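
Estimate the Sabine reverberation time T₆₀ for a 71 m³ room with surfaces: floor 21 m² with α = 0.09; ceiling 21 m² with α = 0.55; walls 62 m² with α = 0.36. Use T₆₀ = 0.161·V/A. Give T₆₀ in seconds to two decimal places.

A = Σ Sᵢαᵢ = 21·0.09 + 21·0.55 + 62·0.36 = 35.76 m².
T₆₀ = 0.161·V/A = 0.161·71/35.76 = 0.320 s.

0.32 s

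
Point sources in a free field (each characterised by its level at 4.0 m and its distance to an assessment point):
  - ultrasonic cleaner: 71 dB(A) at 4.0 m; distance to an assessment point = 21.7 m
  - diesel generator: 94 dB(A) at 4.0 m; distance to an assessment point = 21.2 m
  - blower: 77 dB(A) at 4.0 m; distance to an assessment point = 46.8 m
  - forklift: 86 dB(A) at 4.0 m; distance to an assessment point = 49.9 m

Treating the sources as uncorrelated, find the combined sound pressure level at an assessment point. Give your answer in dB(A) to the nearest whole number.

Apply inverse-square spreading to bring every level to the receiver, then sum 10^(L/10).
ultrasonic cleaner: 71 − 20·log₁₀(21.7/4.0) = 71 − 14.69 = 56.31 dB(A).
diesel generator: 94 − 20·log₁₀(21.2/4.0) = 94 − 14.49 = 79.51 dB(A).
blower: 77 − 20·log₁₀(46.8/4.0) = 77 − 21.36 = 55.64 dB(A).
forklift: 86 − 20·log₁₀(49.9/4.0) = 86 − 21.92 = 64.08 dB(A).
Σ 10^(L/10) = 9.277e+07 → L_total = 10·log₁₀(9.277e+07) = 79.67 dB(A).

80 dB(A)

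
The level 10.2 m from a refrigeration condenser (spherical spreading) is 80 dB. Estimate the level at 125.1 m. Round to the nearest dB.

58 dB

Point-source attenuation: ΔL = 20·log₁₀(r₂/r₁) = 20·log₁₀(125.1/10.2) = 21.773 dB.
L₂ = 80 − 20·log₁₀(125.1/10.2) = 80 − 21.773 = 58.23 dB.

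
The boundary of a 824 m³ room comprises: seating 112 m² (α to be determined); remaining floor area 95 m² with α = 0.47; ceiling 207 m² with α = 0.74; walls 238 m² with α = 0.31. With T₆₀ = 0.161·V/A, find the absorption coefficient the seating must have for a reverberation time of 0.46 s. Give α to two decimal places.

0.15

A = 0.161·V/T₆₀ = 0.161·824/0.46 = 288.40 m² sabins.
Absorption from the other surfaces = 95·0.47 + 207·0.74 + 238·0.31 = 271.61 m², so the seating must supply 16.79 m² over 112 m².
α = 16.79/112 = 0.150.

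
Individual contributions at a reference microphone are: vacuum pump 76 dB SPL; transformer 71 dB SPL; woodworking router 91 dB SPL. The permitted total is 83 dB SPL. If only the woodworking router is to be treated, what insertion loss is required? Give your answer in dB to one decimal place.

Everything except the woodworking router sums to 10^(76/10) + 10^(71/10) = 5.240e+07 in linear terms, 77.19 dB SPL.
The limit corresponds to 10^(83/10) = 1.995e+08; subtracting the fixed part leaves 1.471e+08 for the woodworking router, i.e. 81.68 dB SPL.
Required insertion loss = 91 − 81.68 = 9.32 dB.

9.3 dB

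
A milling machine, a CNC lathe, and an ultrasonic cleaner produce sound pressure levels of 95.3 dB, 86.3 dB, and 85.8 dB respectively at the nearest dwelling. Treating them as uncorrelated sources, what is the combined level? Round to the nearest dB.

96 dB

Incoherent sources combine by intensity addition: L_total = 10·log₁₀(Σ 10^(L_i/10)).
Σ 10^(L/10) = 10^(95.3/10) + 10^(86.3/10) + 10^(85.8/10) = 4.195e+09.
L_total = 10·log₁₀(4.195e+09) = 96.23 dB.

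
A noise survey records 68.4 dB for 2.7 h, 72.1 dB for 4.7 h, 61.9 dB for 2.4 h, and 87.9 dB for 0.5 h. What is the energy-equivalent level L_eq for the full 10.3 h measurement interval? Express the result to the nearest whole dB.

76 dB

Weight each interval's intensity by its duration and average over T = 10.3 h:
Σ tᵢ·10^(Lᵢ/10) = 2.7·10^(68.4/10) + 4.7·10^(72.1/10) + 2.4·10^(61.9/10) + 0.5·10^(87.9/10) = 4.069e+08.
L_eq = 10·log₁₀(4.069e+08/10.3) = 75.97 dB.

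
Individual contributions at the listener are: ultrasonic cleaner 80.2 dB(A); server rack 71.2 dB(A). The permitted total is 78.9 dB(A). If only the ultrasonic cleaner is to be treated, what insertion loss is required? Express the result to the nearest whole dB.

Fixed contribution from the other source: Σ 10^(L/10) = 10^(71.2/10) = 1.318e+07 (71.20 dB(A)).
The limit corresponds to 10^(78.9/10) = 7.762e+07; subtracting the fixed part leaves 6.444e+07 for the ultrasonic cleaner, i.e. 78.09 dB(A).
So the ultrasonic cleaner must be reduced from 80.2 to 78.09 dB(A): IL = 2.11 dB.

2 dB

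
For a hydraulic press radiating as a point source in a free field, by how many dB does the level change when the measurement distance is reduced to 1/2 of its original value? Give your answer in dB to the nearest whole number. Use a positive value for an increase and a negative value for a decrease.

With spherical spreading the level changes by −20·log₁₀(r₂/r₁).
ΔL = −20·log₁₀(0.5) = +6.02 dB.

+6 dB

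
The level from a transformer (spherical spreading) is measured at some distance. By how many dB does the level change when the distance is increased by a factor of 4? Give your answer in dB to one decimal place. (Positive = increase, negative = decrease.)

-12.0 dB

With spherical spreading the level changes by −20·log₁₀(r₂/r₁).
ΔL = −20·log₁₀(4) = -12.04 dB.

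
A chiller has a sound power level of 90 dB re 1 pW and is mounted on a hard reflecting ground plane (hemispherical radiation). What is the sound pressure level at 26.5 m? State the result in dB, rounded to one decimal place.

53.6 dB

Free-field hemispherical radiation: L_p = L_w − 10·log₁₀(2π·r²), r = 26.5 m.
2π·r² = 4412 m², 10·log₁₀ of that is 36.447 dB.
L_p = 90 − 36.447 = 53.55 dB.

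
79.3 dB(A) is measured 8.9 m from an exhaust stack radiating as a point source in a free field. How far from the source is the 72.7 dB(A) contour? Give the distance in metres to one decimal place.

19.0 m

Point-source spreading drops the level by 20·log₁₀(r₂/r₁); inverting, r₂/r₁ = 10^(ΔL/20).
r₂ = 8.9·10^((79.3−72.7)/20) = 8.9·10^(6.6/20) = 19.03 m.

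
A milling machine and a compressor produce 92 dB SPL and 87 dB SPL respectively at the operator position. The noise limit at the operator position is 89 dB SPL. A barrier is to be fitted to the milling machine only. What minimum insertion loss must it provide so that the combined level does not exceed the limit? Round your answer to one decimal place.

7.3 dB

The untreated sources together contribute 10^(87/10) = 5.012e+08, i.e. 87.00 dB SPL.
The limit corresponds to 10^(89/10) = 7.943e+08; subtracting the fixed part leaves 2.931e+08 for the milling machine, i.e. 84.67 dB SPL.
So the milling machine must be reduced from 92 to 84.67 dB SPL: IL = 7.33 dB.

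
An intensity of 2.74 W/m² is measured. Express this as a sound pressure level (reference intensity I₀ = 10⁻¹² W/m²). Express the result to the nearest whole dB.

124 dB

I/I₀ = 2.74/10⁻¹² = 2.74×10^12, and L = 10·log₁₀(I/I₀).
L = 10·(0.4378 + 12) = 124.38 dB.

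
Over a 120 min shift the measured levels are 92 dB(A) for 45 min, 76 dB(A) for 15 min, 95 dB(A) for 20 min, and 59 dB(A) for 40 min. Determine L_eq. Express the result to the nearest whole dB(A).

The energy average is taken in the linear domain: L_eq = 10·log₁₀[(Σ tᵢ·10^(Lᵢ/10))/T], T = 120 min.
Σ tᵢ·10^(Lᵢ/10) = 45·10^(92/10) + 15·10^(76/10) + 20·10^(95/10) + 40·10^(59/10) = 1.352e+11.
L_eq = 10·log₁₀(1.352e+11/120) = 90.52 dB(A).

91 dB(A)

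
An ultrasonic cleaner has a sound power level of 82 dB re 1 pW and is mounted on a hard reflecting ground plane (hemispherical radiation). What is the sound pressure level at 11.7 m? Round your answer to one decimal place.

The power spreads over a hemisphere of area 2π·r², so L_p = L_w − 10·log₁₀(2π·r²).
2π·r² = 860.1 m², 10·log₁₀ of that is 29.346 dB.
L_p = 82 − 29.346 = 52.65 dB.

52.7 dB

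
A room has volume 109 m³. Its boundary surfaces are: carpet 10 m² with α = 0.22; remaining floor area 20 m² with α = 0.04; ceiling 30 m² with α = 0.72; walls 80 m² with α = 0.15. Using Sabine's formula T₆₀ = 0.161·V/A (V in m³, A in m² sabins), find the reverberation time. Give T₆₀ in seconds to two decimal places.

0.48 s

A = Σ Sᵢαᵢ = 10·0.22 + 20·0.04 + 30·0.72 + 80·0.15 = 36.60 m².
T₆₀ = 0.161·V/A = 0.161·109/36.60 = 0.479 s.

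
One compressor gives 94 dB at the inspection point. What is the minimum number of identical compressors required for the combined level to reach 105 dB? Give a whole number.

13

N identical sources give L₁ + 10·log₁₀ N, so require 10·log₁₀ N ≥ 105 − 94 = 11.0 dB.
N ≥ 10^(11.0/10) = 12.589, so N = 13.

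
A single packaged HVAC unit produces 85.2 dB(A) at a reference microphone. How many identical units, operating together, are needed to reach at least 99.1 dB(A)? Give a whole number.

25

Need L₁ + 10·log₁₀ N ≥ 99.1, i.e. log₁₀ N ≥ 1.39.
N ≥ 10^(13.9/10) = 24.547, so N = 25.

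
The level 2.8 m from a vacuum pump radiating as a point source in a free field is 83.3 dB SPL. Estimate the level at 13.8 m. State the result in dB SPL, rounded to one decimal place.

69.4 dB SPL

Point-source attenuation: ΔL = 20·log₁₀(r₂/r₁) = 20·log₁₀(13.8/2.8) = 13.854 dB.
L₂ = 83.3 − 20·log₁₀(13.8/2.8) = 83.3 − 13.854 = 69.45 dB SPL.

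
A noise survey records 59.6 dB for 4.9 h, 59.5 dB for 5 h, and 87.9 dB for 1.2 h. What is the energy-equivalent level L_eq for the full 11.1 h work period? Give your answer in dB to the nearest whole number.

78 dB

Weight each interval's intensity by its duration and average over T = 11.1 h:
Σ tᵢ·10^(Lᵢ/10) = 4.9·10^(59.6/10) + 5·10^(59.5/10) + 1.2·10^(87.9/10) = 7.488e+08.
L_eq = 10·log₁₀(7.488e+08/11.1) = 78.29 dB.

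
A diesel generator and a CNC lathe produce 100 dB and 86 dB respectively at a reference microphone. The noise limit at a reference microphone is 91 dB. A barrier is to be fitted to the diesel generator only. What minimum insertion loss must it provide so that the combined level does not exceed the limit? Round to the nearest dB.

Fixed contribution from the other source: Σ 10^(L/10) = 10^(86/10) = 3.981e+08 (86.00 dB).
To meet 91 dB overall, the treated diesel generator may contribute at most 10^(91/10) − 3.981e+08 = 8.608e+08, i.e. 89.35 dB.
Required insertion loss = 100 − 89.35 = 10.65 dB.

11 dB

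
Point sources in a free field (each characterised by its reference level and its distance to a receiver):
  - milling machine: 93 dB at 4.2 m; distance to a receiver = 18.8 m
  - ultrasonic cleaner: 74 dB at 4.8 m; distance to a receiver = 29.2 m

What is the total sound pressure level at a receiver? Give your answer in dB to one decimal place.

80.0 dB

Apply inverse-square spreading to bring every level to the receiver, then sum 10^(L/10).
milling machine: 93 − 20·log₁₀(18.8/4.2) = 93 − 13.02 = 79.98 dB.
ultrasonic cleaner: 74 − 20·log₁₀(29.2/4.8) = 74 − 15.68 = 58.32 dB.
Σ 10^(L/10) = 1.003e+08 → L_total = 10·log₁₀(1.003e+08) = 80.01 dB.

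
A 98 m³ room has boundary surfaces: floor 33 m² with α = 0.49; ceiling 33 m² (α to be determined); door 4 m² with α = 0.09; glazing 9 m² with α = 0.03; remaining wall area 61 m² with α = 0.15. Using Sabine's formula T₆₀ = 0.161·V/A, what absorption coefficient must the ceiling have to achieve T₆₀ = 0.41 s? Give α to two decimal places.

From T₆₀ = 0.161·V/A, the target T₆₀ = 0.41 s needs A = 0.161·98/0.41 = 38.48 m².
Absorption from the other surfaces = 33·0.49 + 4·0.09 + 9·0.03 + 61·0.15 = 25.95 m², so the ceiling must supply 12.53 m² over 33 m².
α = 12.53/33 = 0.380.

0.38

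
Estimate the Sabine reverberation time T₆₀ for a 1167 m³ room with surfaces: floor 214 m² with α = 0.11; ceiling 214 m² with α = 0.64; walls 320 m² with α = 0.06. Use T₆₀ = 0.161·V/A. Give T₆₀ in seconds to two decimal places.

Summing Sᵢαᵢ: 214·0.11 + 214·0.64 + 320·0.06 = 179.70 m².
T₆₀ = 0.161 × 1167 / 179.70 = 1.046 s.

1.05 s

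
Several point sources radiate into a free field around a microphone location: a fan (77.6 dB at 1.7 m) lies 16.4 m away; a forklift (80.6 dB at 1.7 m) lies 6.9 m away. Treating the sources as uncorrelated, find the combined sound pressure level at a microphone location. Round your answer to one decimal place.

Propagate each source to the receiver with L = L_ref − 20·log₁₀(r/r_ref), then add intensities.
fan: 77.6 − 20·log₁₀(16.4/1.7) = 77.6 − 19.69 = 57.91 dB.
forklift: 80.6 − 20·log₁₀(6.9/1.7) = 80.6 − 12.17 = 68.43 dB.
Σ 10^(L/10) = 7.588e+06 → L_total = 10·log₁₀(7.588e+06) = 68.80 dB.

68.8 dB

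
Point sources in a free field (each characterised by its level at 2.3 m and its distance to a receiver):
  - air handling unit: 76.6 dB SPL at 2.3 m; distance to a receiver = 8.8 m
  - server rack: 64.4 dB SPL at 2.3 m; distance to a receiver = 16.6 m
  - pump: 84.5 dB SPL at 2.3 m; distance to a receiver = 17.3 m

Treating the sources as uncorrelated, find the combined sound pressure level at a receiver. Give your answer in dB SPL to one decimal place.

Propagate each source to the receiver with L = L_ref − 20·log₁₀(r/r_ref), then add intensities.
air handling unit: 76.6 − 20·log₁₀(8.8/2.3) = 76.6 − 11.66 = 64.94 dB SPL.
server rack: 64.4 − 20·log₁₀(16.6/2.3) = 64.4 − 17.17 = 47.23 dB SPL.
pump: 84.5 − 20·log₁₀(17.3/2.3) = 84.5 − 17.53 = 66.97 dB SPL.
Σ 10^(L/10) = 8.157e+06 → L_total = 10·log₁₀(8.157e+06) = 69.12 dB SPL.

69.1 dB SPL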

--------------------------------------------------

In the material, find each line with the word "characterised" and list it.

→ **Result for this task**:
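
Point sources in a free field (each characterised by its level at 4.0 m and its distance to an assessment point):
Point sources in a free field (each characterised by its reference level and its distance to a receiver):
Point sources in a free field (each characterised by its level at 2.3 m and its distance to a receiver):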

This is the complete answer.